- [What is required]: Answer with nothing but the number of lines in the listing below that contain "upper".

- [Input]:
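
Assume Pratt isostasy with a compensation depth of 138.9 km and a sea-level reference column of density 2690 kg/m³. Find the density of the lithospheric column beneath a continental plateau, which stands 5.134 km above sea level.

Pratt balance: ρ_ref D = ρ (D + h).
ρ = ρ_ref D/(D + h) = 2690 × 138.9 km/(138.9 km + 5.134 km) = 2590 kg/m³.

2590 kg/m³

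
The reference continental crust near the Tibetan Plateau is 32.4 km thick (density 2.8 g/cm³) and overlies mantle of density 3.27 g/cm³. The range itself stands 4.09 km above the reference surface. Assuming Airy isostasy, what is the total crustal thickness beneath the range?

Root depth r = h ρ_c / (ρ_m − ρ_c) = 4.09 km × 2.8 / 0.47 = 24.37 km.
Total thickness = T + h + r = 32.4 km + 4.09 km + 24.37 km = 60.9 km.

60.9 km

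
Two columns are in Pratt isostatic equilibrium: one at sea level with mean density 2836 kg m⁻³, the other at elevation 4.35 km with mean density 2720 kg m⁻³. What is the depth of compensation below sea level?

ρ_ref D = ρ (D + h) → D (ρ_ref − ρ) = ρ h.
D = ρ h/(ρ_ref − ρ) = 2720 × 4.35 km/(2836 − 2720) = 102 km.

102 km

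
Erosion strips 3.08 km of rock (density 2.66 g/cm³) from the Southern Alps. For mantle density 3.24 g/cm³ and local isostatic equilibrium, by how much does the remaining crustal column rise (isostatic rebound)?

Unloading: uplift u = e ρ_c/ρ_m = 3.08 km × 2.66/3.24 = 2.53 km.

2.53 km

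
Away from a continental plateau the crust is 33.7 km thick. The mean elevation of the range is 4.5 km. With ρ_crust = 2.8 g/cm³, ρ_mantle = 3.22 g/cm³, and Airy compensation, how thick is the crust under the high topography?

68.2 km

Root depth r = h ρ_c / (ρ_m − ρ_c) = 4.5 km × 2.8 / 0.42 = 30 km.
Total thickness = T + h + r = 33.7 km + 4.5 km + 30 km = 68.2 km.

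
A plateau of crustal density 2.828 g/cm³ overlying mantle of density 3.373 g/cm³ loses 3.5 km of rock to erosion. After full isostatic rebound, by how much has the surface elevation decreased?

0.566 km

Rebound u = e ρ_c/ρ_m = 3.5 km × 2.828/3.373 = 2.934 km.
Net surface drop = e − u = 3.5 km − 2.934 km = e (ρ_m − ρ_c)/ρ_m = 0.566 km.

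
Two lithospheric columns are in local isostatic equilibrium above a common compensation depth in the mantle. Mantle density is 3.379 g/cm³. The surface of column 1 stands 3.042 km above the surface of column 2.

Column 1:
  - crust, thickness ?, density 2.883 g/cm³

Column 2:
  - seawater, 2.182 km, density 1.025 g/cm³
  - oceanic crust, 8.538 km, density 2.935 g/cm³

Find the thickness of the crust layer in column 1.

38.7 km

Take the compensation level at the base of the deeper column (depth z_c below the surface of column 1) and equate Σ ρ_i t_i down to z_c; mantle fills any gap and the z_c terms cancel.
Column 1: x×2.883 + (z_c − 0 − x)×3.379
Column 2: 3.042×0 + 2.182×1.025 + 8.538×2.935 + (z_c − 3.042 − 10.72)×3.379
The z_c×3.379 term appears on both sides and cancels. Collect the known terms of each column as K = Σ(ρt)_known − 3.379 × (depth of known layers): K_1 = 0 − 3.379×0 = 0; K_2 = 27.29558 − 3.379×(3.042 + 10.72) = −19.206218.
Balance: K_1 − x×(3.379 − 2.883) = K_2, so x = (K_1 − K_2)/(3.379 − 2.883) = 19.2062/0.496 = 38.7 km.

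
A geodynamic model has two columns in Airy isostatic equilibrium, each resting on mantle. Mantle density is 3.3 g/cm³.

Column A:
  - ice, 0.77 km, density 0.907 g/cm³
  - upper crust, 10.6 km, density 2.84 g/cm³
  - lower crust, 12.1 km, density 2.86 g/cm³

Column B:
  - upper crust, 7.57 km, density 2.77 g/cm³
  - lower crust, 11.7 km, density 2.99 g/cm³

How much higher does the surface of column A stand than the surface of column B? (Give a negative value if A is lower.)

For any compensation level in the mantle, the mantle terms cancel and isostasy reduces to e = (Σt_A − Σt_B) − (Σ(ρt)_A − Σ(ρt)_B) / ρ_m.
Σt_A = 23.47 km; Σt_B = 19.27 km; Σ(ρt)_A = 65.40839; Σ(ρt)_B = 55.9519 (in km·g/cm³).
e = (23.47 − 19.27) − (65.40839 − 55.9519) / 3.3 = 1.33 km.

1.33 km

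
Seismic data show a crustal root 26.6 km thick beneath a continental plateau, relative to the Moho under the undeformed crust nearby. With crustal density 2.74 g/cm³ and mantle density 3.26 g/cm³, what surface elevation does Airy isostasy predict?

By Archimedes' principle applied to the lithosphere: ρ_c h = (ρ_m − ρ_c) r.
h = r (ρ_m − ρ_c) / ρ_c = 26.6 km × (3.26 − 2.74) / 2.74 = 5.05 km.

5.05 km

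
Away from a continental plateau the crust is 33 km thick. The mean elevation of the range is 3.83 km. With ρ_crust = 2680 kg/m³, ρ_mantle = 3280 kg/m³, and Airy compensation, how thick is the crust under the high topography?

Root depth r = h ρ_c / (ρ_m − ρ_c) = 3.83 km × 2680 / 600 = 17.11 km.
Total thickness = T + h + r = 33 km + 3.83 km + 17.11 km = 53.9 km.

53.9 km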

- [Output of the task]: 2